Task to complete
Output, word for word, every line from the line with "Quality control tracks oven" through the final line of the data below.

Collected data entries
*** Block opens ***
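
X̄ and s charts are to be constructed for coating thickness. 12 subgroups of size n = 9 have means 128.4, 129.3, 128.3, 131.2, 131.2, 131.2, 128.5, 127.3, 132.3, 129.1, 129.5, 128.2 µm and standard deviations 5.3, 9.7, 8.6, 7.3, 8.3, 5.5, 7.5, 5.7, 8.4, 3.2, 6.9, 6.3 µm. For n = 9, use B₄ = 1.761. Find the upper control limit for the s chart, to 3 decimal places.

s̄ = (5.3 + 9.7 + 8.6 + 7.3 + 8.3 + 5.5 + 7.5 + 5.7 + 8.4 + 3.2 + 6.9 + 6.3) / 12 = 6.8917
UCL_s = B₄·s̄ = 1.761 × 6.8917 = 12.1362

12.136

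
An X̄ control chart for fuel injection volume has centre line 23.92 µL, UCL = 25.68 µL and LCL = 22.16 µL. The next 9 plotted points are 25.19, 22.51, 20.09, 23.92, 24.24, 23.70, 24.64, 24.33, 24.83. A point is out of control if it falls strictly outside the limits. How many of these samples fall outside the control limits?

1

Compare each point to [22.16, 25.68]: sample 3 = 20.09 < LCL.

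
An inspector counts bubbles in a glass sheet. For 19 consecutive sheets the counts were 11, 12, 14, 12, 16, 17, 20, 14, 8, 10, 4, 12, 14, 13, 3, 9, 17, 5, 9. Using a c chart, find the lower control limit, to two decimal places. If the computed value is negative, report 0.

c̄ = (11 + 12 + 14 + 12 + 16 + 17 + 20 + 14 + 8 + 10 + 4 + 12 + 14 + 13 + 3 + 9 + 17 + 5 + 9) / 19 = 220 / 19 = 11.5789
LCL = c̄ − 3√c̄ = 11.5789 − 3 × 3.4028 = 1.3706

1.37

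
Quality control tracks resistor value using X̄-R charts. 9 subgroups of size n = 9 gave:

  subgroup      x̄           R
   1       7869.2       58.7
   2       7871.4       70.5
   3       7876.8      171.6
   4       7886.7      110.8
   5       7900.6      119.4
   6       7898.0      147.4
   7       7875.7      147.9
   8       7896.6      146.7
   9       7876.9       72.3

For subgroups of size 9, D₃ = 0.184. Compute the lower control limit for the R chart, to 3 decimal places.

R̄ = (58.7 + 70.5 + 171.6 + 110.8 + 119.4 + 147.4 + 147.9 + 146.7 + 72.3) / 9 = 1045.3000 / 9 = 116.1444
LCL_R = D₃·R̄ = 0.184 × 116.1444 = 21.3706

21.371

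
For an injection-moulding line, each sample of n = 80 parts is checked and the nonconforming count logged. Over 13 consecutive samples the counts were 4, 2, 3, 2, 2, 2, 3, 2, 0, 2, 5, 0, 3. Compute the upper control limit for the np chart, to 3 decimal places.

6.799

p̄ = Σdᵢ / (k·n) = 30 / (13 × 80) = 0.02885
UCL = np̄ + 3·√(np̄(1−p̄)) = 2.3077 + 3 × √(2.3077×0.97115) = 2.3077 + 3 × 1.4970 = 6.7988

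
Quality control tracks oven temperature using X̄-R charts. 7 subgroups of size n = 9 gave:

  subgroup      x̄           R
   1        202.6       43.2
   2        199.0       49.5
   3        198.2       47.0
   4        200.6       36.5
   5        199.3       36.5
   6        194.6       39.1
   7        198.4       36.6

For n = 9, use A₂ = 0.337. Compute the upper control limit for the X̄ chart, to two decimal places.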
*** Block closes ***
The answer
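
Quality control tracks oven temperature using X̄-R charts. 7 subgroups of size n = 9 gave:

  subgroup      x̄           R
   1        202.6       43.2
   2        199.0       49.5
   3        198.2       47.0
   4        200.6       36.5
   5        199.3       36.5
   6        194.6       39.1
   7        198.4       36.6

For n = 9, use A₂ = 0.337. Compute the upper control limit for the X̄ chart, to two decimal places.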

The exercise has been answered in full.